Data shown:
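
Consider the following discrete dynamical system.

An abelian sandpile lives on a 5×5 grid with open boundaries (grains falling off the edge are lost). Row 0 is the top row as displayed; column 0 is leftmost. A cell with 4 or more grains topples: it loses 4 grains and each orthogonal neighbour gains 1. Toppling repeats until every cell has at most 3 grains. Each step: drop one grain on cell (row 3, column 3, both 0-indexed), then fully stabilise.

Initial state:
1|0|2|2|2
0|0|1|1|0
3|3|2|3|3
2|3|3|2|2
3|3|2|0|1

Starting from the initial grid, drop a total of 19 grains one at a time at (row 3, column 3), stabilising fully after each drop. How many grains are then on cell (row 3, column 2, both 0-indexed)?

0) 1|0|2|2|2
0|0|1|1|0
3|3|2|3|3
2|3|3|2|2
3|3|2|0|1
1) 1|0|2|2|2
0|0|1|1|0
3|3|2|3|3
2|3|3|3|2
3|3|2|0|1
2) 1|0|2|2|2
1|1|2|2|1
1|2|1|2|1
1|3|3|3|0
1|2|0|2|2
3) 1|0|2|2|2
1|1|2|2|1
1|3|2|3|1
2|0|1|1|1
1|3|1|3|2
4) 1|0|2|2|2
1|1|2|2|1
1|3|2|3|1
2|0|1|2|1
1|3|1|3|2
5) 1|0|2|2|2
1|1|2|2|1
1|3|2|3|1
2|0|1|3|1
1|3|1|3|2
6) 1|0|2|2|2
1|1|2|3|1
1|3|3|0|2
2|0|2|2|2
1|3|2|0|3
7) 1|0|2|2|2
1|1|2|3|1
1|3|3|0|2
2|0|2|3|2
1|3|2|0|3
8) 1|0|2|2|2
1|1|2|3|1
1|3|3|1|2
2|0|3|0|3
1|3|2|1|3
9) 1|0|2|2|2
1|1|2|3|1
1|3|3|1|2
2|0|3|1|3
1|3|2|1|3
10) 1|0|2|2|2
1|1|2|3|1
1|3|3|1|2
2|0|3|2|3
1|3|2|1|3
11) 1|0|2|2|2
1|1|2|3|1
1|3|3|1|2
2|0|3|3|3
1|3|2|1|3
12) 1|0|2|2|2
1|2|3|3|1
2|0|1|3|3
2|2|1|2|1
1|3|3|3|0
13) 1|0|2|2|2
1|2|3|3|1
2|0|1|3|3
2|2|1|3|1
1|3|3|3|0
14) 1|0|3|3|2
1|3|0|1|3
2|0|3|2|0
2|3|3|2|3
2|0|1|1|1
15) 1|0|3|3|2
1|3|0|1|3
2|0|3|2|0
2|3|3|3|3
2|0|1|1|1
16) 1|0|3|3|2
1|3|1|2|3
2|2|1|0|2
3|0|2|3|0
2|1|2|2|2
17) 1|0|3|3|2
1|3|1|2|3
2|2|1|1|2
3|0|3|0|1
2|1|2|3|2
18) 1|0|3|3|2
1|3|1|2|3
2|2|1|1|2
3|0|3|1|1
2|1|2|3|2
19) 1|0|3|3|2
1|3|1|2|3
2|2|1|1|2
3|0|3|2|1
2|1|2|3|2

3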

...

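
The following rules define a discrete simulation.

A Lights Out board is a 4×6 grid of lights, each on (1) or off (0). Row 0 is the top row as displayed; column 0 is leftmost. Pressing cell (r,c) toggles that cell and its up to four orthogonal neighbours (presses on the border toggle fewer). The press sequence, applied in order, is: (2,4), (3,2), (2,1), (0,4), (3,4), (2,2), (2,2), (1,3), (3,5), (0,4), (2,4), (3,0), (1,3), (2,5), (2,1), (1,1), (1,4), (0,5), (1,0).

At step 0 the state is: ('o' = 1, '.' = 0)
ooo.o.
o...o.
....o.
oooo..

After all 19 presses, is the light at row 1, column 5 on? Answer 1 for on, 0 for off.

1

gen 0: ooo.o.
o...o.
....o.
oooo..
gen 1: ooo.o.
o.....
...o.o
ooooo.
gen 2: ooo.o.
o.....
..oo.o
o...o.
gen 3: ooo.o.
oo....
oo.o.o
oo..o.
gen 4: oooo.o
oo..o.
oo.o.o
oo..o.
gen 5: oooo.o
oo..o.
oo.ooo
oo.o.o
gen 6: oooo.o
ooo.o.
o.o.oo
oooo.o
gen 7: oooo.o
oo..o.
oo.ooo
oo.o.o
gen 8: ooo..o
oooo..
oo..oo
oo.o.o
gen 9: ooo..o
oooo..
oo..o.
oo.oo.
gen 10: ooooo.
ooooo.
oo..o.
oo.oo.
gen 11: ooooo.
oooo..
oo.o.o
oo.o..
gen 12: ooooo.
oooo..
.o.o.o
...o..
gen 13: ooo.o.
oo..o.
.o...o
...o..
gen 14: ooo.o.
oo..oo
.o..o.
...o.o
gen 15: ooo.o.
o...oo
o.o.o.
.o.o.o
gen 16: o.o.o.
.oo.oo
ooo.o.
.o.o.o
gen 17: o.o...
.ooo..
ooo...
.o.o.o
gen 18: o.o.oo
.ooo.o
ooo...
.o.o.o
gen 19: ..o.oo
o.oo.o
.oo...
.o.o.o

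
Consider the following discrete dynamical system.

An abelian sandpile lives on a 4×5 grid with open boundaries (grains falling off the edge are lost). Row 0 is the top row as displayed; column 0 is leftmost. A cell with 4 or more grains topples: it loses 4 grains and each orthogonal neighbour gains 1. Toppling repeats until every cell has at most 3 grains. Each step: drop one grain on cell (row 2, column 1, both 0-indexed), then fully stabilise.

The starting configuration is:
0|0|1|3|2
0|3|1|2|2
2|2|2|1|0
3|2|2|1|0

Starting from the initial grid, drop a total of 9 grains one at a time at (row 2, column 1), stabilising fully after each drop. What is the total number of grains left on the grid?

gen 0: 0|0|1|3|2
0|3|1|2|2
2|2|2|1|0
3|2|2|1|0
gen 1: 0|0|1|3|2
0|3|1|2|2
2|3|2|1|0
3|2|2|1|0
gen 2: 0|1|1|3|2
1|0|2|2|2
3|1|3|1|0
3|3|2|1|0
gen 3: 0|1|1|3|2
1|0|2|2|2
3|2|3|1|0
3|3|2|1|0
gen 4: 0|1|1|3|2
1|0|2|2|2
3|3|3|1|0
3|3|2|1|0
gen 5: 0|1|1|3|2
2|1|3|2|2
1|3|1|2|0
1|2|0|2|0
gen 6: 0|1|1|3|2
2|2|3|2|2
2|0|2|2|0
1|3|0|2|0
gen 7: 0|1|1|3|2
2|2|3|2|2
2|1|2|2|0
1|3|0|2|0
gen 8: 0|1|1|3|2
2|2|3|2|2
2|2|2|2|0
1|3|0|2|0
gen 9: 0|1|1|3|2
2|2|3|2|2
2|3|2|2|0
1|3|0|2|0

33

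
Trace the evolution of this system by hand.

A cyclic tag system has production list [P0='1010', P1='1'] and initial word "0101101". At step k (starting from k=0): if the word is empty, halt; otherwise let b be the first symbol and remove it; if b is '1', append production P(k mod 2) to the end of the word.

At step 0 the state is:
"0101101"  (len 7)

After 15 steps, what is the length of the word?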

Task to carry out:
Copy out all lines of the listing where the word "gains" appears.

Task solution:
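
An abelian sandpile lives on a 5×5 grid with open boundaries (grains falling off the edge are lost). Row 0 is the top row as displayed; column 0 is leftmost. A cell with 4 or more grains topples: it loses 4 grains and each orthogonal neighbour gains 1. Toppling repeats until every cell has at most 3 grains. Each step: drop one grain on cell (row 3, column 3, both 0-indexed), then fully stabilise.
An abelian sandpile lives on a 4×5 grid with open boundaries (grains falling off the edge are lost). Row 0 is the top row as displayed; column 0 is leftmost. A cell with 4 or more grains topples: it loses 4 grains and each orthogonal neighbour gains 1. Toppling repeats until every cell has at most 3 grains. Each step: drop one grain on cell (row 2, column 1, both 0-indexed), then fully stabilise.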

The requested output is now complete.